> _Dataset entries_
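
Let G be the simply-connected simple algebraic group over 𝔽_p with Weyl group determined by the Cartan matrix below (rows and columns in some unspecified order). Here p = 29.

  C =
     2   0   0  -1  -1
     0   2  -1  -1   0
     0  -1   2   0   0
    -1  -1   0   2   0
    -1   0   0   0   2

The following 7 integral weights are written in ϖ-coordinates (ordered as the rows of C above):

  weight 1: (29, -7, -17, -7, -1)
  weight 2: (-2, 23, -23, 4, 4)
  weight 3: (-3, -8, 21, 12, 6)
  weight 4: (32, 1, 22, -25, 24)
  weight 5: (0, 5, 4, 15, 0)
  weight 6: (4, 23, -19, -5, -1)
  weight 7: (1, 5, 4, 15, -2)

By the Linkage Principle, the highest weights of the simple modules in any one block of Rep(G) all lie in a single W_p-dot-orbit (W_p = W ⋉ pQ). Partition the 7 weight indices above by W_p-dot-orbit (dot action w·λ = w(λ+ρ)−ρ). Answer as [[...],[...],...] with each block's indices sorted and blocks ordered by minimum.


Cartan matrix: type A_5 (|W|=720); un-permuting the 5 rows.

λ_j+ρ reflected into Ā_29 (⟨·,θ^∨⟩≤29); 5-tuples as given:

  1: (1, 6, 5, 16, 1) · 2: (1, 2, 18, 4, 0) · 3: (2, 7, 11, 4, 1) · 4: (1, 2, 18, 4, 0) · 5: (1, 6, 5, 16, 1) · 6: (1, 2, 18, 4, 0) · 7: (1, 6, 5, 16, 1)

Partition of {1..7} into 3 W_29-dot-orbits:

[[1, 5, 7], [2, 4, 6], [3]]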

> _Problem description_
Print out the complete data above, character for character.

> _Answer to this task_
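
Let G be the simply-connected simple algebraic group over 𝔽_p with Weyl group determined by the Cartan matrix below (rows and columns in some unspecified order). Here p = 29.

  C =
     2   0   0  -1  -1
     0   2  -1  -1   0
     0  -1   2   0   0
    -1  -1   0   2   0
    -1   0   0   0   2

The following 7 integral weights are written in ϖ-coordinates (ordered as the rows of C above):

  weight 1: (29, -7, -17, -7, -1)
  weight 2: (-2, 23, -23, 4, 4)
  weight 3: (-3, -8, 21, 12, 6)
  weight 4: (32, 1, 22, -25, 24)
  weight 5: (0, 5, 4, 15, 0)
  weight 6: (4, 23, -19, -5, -1)
  weight 7: (1, 5, 4, 15, -2)

By the Linkage Principle, the highest weights of the simple modules in any one block of Rep(G) all lie in a single W_p-dot-orbit (W_p = W ⋉ pQ). Partition the 7 weight indices above by W_p-dot-orbit (dot action w·λ = w(λ+ρ)−ρ). Answer as [[...],[...],...] with each block's indices sorted and blocks ordered by minimum.


Cartan matrix: type A_5 (|W|=720); un-permuting the 5 rows.

λ_j+ρ reflected into Ā_29 (⟨·,θ^∨⟩≤29); 5-tuples as given:

  1: (1, 6, 5, 16, 1) · 2: (1, 2, 18, 4, 0) · 3: (2, 7, 11, 4, 1) · 4: (1, 2, 18, 4, 0) · 5: (1, 6, 5, 16, 1) · 6: (1, 2, 18, 4, 0) · 7: (1, 6, 5, 16, 1)

Partition of {1..7} into 3 W_29-dot-orbits:

[[1, 5, 7], [2, 4, 6], [3]]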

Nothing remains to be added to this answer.